*EXERCISE OBJECTIVE*.
Tell me how many lines in the data include "every", and keep the reply to that number.

Saved data entries
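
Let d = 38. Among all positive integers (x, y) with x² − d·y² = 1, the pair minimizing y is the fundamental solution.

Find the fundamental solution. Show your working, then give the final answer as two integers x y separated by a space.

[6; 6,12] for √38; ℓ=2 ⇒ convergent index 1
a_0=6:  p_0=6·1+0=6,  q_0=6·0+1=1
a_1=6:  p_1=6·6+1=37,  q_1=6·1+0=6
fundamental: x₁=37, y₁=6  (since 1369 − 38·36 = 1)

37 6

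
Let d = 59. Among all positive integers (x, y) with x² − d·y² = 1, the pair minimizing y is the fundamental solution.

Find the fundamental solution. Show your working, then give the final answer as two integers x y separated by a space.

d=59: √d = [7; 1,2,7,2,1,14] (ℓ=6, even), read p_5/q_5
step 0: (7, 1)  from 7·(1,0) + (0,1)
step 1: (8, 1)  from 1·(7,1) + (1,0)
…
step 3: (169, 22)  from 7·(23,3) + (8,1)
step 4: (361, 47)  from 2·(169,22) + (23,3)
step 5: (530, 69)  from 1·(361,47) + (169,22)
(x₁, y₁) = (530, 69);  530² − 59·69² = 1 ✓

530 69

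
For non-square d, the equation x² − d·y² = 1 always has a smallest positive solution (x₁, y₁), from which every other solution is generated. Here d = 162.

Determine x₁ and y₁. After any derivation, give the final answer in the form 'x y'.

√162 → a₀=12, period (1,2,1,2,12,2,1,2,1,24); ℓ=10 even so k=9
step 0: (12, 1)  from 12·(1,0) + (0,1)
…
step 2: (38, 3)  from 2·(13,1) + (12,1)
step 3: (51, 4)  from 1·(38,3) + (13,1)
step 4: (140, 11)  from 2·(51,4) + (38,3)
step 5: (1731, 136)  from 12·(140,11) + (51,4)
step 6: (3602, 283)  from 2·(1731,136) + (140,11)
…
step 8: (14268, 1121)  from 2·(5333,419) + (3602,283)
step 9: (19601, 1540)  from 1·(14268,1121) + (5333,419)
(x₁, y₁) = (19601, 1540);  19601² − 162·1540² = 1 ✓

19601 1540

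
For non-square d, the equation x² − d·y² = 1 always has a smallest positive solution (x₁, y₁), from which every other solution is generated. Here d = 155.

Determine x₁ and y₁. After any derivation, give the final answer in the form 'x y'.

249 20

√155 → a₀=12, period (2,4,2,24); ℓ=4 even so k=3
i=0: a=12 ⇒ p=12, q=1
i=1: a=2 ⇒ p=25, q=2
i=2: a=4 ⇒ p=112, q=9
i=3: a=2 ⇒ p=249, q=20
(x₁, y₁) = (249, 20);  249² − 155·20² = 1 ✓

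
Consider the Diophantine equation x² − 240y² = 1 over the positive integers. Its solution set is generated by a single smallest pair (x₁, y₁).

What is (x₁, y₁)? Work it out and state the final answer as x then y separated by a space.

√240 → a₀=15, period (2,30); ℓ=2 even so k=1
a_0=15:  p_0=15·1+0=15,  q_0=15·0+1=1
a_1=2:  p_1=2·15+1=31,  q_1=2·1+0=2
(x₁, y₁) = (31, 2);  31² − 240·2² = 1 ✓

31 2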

---

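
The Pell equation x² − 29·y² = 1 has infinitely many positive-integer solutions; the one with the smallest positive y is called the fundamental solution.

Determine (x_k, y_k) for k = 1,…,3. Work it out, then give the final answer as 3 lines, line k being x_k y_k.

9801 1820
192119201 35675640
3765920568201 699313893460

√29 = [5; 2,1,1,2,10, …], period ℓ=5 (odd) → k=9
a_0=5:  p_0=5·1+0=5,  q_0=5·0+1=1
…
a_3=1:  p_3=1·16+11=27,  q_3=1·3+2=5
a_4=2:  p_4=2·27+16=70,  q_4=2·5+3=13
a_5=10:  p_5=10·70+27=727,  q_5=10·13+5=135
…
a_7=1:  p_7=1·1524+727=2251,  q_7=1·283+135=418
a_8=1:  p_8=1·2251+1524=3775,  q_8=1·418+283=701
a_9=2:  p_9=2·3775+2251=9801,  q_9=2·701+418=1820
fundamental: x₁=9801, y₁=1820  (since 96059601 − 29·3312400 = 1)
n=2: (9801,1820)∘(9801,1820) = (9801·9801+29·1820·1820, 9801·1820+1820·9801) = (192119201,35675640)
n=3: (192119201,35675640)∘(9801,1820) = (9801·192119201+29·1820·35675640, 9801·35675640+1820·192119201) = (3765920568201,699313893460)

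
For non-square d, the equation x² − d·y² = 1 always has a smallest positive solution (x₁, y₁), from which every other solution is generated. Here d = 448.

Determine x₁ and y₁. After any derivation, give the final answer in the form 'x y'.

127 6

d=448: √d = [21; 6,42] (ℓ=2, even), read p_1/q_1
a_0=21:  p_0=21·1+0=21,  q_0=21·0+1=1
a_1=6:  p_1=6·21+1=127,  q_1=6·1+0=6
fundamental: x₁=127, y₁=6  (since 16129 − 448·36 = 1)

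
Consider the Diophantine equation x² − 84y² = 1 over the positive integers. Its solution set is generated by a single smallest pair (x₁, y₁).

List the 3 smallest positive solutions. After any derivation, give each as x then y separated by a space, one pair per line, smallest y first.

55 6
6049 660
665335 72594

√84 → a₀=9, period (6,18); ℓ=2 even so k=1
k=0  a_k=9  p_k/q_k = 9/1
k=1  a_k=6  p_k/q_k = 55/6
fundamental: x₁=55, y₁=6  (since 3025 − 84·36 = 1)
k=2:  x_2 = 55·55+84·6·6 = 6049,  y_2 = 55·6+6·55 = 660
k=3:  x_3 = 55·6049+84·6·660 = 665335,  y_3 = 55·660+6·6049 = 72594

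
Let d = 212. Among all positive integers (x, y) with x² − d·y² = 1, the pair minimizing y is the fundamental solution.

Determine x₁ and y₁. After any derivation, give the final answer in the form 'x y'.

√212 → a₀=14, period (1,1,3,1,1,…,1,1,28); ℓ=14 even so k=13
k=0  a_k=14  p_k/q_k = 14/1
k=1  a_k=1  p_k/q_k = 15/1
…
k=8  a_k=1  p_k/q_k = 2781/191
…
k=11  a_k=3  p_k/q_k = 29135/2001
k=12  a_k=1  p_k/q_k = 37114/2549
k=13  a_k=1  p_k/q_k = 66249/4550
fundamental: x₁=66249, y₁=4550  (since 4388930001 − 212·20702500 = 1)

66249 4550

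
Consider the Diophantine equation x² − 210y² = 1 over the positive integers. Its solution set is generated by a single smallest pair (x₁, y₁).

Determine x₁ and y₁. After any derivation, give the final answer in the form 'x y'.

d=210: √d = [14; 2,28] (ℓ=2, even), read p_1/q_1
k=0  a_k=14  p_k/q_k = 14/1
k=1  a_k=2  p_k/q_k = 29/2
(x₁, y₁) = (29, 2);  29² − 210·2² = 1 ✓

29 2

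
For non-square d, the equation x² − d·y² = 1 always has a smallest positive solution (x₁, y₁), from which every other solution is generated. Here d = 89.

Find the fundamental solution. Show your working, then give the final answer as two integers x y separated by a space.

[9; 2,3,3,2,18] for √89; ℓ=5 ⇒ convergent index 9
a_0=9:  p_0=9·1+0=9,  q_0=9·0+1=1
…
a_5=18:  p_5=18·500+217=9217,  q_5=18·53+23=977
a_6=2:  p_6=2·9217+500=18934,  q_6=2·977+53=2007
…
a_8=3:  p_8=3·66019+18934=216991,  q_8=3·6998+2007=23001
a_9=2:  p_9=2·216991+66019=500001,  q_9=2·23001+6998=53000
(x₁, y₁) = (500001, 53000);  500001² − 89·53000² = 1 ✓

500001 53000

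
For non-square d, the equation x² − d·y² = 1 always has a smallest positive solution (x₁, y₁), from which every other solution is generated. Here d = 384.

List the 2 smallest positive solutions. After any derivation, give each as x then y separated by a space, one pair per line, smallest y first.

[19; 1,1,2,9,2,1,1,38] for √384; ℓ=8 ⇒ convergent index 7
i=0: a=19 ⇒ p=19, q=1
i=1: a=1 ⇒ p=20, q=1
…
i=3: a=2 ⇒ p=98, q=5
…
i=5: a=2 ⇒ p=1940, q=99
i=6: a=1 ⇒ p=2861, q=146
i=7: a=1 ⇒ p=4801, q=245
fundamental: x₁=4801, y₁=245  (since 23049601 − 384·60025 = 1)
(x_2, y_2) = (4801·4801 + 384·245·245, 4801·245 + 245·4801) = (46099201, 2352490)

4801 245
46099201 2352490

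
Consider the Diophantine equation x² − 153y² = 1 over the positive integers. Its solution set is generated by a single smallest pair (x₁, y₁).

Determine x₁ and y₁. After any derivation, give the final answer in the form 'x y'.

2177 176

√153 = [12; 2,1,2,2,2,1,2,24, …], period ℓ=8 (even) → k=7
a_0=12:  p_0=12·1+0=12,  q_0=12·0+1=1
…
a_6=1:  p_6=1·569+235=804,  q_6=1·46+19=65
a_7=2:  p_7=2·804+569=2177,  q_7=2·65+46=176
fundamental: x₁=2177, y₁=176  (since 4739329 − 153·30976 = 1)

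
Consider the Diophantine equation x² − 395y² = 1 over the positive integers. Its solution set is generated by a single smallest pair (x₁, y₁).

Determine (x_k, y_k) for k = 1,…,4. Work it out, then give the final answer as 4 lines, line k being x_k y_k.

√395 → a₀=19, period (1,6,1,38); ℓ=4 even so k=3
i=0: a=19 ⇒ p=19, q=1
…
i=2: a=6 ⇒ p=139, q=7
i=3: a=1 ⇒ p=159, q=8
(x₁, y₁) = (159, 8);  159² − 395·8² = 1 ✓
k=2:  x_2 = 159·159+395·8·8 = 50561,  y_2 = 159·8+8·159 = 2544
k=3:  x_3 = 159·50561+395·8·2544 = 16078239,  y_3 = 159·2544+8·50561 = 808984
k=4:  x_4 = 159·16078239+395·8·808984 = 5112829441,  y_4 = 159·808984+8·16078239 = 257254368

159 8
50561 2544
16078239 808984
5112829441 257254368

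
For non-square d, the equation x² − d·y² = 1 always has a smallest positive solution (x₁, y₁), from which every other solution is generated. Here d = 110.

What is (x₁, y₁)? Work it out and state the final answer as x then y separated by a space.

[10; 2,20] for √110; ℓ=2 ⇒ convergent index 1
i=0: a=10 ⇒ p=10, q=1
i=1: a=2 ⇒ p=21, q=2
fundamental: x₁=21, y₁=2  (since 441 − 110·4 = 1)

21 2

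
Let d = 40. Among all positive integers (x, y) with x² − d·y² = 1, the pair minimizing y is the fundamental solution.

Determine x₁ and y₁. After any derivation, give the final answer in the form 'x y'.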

*ANSWER AREA*.
6